- **Records supplied**
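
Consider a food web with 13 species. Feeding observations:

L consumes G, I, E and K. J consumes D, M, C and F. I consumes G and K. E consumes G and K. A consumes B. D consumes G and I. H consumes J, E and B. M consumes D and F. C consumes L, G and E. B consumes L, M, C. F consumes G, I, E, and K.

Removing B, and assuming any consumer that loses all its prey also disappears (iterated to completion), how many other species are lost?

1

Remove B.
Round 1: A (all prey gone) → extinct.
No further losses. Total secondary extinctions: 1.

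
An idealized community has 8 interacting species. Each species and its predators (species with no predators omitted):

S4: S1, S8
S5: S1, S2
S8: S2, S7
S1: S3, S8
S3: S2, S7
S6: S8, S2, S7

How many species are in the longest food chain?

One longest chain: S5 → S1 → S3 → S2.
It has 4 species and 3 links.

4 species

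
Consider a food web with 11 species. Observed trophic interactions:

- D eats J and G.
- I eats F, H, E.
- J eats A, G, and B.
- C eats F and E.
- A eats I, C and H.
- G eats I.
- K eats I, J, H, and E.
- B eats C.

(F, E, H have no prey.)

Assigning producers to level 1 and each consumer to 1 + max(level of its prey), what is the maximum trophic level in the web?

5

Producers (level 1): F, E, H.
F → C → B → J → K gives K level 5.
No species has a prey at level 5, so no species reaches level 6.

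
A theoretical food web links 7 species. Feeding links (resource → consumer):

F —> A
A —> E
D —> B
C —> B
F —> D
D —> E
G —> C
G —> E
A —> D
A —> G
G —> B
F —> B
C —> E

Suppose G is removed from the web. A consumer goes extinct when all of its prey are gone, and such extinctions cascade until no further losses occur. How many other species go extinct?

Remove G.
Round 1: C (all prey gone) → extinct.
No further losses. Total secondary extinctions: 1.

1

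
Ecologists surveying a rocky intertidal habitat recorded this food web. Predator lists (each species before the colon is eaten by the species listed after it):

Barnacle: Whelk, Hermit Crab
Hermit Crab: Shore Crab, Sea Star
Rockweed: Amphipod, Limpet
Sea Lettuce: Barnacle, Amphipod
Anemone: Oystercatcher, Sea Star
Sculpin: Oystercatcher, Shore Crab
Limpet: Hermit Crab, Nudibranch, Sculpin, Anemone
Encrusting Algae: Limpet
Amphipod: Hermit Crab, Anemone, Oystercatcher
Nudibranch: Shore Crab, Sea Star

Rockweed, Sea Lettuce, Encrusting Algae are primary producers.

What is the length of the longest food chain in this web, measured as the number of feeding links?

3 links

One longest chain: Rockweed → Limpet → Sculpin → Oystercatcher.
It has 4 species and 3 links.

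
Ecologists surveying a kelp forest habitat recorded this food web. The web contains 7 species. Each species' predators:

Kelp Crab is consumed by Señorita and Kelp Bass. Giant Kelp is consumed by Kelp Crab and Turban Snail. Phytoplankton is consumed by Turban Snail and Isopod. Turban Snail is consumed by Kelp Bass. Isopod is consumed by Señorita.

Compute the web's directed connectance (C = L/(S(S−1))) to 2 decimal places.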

- **Your goal**
What is needed is a word-for-word restatement of every line from the one with "Sea Lettuce: Barnacle, Amphipod" to the end of the entries above.

- **Task solution**
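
Sea Lettuce: Barnacle, Amphipod
Anemone: Oystercatcher, Sea Star
Sculpin: Oystercatcher, Shore Crab
Limpet: Hermit Crab, Nudibranch, Sculpin, Anemone
Encrusting Algae: Limpet
Amphipod: Hermit Crab, Anemone, Oystercatcher
Nudibranch: Shore Crab, Sea Star

Rockweed, Sea Lettuce, Encrusting Algae are primary producers.

What is the length of the longest food chain in this web, measured as the number of feeding links?

3 links

One longest chain: Rockweed → Limpet → Sculpin → Oystercatcher.
It has 4 species and 3 links.

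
Ecologists surveying a kelp forest habitat recorded this food web. The web contains 7 species. Each species' predators:

Kelp Crab is consumed by Señorita and Kelp Bass. Giant Kelp is consumed by Kelp Crab and Turban Snail. Phytoplankton is consumed by Turban Snail and Isopod. Turban Snail is consumed by Kelp Bass. Isopod is consumed by Señorita.

Compute the web's directed connectance (C = L/(S(S−1))) to 2 decimal places.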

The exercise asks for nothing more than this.